*** Dataset ***

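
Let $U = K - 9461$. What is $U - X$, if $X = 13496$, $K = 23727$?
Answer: $770$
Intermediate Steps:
$U = 14266$ ($U = 23727 - 9461 = 14266$)
$U - X = 14266 - 13496 = 770$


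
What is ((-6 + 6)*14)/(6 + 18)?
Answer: 0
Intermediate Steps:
((-6 + 6)*14)/(6 + 18) = (0*14)/24 = 0*(1/24) = 0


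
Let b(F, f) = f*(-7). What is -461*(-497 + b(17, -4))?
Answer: 216209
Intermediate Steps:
b(F, f) = -7*f
-461*(-497 + b(17, -4)) = -461*(-497 - 7*(-4)) = -461*(-497 + 28) = -461*(-469) = 216209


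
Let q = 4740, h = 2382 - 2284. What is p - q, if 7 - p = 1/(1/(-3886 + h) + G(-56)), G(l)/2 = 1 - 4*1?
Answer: -107572569/22729 ≈ -4732.8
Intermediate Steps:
h = 98
G(l) = -6 (G(l) = 2*(1 - 4*1) = 2*(1 - 4) = 2*(-3) = -6)
p = 162891/22729 (p = 7 - 1/(1/(-3886 + 98) - 6) = 7 - 1/(1/(-3788) - 6) = 7 - 1/(-1/3788 - 6) = 7 - 1/(-22729/3788) = 7 - 1*(-3788/22729) = 7 + 3788/22729 = 162891/22729 ≈ 7.1667)
p - q = 162891/22729 - 1*4740 = 162891/22729 - 4740 = -107572569/22729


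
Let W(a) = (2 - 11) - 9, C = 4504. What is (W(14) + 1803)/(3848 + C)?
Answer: 595/2784 ≈ 0.21372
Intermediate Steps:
W(a) = -18 (W(a) = -9 - 9 = -18)
(W(14) + 1803)/(3848 + C) = (-18 + 1803)/(3848 + 4504) = 1785/8352 = 1785*(1/8352) = 595/2784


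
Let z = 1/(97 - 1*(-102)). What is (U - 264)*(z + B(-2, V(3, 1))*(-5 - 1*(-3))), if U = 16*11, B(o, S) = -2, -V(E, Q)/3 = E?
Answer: -70136/199 ≈ -352.44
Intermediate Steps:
V(E, Q) = -3*E
U = 176
z = 1/199 (z = 1/(97 + 102) = 1/199 ≈ 0.0050251)
(U - 264)*(z + B(-2, V(3, 1))*(-5 - 1*(-3))) = (176 - 264)*(1/199 - 2*(-5 - 1*(-3))) = -88*(1/199 - 2*(-5 + 3)) = -88*(1/199 - 2*(-2)) = -88*(1/199 + 4) = -88*797/199 = -70136/199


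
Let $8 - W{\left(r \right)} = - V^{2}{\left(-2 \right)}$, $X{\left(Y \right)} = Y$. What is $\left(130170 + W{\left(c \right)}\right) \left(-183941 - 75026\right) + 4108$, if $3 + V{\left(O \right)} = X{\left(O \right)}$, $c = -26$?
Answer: $-33718276193$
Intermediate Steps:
$V{\left(O \right)} = -3 + O$
$W{\left(r \right)} = 33$ ($W{\left(r \right)} = 8 - - \left(-3 - 2\right)^{2} = 8 - - \left(-5\right)^{2} = 8 - \left(-1\right) 25 = 8 - -25 = 8 + 25 = 33$)
$\left(130170 + W{\left(c \right)}\right) \left(-183941 - 75026\right) + 4108 = \left(130170 + 33\right) \left(-183941 - 75026\right) + 4108 = 130203 \left(-258967\right) + 4108 = -33718280301 + 4108 = -33718276193$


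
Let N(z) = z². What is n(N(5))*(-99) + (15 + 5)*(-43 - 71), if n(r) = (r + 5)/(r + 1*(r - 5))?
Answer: -2346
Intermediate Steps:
n(r) = (5 + r)/(-5 + 2*r) (n(r) = (5 + r)/(r + 1*(-5 + r)) = (5 + r)/(r + (-5 + r)) = (5 + r)/(-5 + 2*r))
n(N(5))*(-99) + (15 + 5)*(-43 - 71) = ((5 + 5²)/(-5 + 2*5²))*(-99) + (15 + 5)*(-43 - 71) = ((5 + 25)/(-5 + 2*25))*(-99) + 20*(-114) = (30/(-5 + 50))*(-99) - 2280 = (30/45)*(-99) - 2280 = ((1/45)*30)*(-99) - 2280 = (⅔)*(-99) - 2280 = -66 - 2280 = -2346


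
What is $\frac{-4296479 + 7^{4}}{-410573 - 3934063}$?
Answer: $\frac{2147039}{2172318} \approx 0.98836$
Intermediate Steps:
$\frac{-4296479 + 7^{4}}{-410573 - 3934063} = \frac{-4296479 + 2401}{-4344636} = \left(-4294078\right) \left(- \frac{1}{4344636}\right) = \frac{2147039}{2172318}$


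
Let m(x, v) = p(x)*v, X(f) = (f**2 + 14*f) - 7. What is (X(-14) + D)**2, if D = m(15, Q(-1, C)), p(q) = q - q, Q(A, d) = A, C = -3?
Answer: 49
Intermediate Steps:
X(f) = -7 + f**2 + 14*f
p(q) = 0
m(x, v) = 0 (m(x, v) = 0*v = 0)
D = 0
(X(-14) + D)**2 = ((-7 + (-14)**2 + 14*(-14)) + 0)**2 = ((-7 + 196 - 196) + 0)**2 = (-7 + 0)**2 = (-7)**2 = 49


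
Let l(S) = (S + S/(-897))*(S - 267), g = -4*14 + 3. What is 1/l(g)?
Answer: 897/15196160 ≈ 5.9028e-5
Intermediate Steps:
g = -53 (g = -56 + 3 = -53)
l(S) = 896*S*(-267 + S)/897 (l(S) = (S + S*(-1/897))*(-267 + S) = (S - S/897)*(-267 + S) = (896*S/897)*(-267 + S) = 896*S*(-267 + S)/897)
1/l(g) = 1/((896/897)*(-53)*(-267 - 53)) = 1/((896/897)*(-53)*(-320)) = 1/(15196160/897) = 897/15196160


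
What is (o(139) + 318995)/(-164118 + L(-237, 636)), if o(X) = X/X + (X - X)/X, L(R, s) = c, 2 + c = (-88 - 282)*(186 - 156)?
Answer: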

*** End of Dataset ***

§ Work instruction: All entries are to be retyped with no difference from the original.

§ Written answer:
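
Let $U = K - 9461$. What is $U - X$, if $X = 13496$, $K = 23727$?
Answer: $770$
Intermediate Steps:
$U = 14266$ ($U = 23727 - 9461 = 14266$)
$U - X = 14266 - 13496 = 770$


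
What is ((-6 + 6)*14)/(6 + 18)?
Answer: 0
Intermediate Steps:
((-6 + 6)*14)/(6 + 18) = (0*14)/24 = 0*(1/24) = 0


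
Let b(F, f) = f*(-7). What is -461*(-497 + b(17, -4))?
Answer: 216209
Intermediate Steps:
b(F, f) = -7*f
-461*(-497 + b(17, -4)) = -461*(-497 - 7*(-4)) = -461*(-497 + 28) = -461*(-469) = 216209


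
Let q = 4740, h = 2382 - 2284. What is p - q, if 7 - p = 1/(1/(-3886 + h) + G(-56)), G(l)/2 = 1 - 4*1?
Answer: -107572569/22729 ≈ -4732.8
Intermediate Steps:
h = 98
G(l) = -6 (G(l) = 2*(1 - 4*1) = 2*(1 - 4) = 2*(-3) = -6)
p = 162891/22729 (p = 7 - 1/(1/(-3886 + 98) - 6) = 7 - 1/(1/(-3788) - 6) = 7 - 1/(-1/3788 - 6) = 7 - 1/(-22729/3788) = 7 - 1*(-3788/22729) = 7 + 3788/22729 = 162891/22729 ≈ 7.1667)
p - q = 162891/22729 - 1*4740 = 162891/22729 - 4740 = -107572569/22729


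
Let W(a) = (2 - 11) - 9, C = 4504. What is (W(14) + 1803)/(3848 + C)?
Answer: 595/2784 ≈ 0.21372
Intermediate Steps:
W(a) = -18 (W(a) = -9 - 9 = -18)
(W(14) + 1803)/(3848 + C) = (-18 + 1803)/(3848 + 4504) = 1785/8352 = 1785*(1/8352) = 595/2784


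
Let z = 1/(97 - 1*(-102)). What is (U - 264)*(z + B(-2, V(3, 1))*(-5 - 1*(-3))), if U = 16*11, B(o, S) = -2, -V(E, Q)/3 = E?
Answer: -70136/199 ≈ -352.44
Intermediate Steps:
V(E, Q) = -3*E
U = 176
z = 1/199 (z = 1/(97 + 102) = 1/199 ≈ 0.0050251)
(U - 264)*(z + B(-2, V(3, 1))*(-5 - 1*(-3))) = (176 - 264)*(1/199 - 2*(-5 - 1*(-3))) = -88*(1/199 - 2*(-5 + 3)) = -88*(1/199 - 2*(-2)) = -88*(1/199 + 4) = -88*797/199 = -70136/199


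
Let $8 - W{\left(r \right)} = - V^{2}{\left(-2 \right)}$, $X{\left(Y \right)} = Y$. What is $\left(130170 + W{\left(c \right)}\right) \left(-183941 - 75026\right) + 4108$, if $3 + V{\left(O \right)} = X{\left(O \right)}$, $c = -26$?
Answer: $-33718276193$
Intermediate Steps:
$V{\left(O \right)} = -3 + O$
$W{\left(r \right)} = 33$ ($W{\left(r \right)} = 8 - - \left(-3 - 2\right)^{2} = 8 - - \left(-5\right)^{2} = 8 - \left(-1\right) 25 = 8 - -25 = 8 + 25 = 33$)
$\left(130170 + W{\left(c \right)}\right) \left(-183941 - 75026\right) + 4108 = \left(130170 + 33\right) \left(-183941 - 75026\right) + 4108 = 130203 \left(-258967\right) + 4108 = -33718280301 + 4108 = -33718276193$


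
Let N(z) = z². What is n(N(5))*(-99) + (15 + 5)*(-43 - 71), if n(r) = (r + 5)/(r + 1*(r - 5))?
Answer: -2346
Intermediate Steps:
n(r) = (5 + r)/(-5 + 2*r) (n(r) = (5 + r)/(r + 1*(-5 + r)) = (5 + r)/(r + (-5 + r)) = (5 + r)/(-5 + 2*r))
n(N(5))*(-99) + (15 + 5)*(-43 - 71) = ((5 + 5²)/(-5 + 2*5²))*(-99) + (15 + 5)*(-43 - 71) = ((5 + 25)/(-5 + 2*25))*(-99) + 20*(-114) = (30/(-5 + 50))*(-99) - 2280 = (30/45)*(-99) - 2280 = ((1/45)*30)*(-99) - 2280 = (⅔)*(-99) - 2280 = -66 - 2280 = -2346


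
What is $\frac{-4296479 + 7^{4}}{-410573 - 3934063}$?
Answer: $\frac{2147039}{2172318} \approx 0.98836$
Intermediate Steps:
$\frac{-4296479 + 7^{4}}{-410573 - 3934063} = \frac{-4296479 + 2401}{-4344636} = \left(-4294078\right) \left(- \frac{1}{4344636}\right) = \frac{2147039}{2172318}$


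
Let m(x, v) = p(x)*v, X(f) = (f**2 + 14*f) - 7. What is (X(-14) + D)**2, if D = m(15, Q(-1, C)), p(q) = q - q, Q(A, d) = A, C = -3?
Answer: 49
Intermediate Steps:
X(f) = -7 + f**2 + 14*f
p(q) = 0
m(x, v) = 0 (m(x, v) = 0*v = 0)
D = 0
(X(-14) + D)**2 = ((-7 + (-14)**2 + 14*(-14)) + 0)**2 = ((-7 + 196 - 196) + 0)**2 = (-7 + 0)**2 = (-7)**2 = 49


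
Let l(S) = (S + S/(-897))*(S - 267), g = -4*14 + 3. What is 1/l(g)?
Answer: 897/15196160 ≈ 5.9028e-5
Intermediate Steps:
g = -53 (g = -56 + 3 = -53)
l(S) = 896*S*(-267 + S)/897 (l(S) = (S + S*(-1/897))*(-267 + S) = (S - S/897)*(-267 + S) = (896*S/897)*(-267 + S) = 896*S*(-267 + S)/897)
1/l(g) = 1/((896/897)*(-53)*(-267 - 53)) = 1/((896/897)*(-53)*(-320)) = 1/(15196160/897) = 897/15196160


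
What is (o(139) + 318995)/(-164118 + L(-237, 636)), if o(X) = X/X + (X - X)/X, L(R, s) = c, 2 + c = (-88 - 282)*(186 - 156)?
Answer: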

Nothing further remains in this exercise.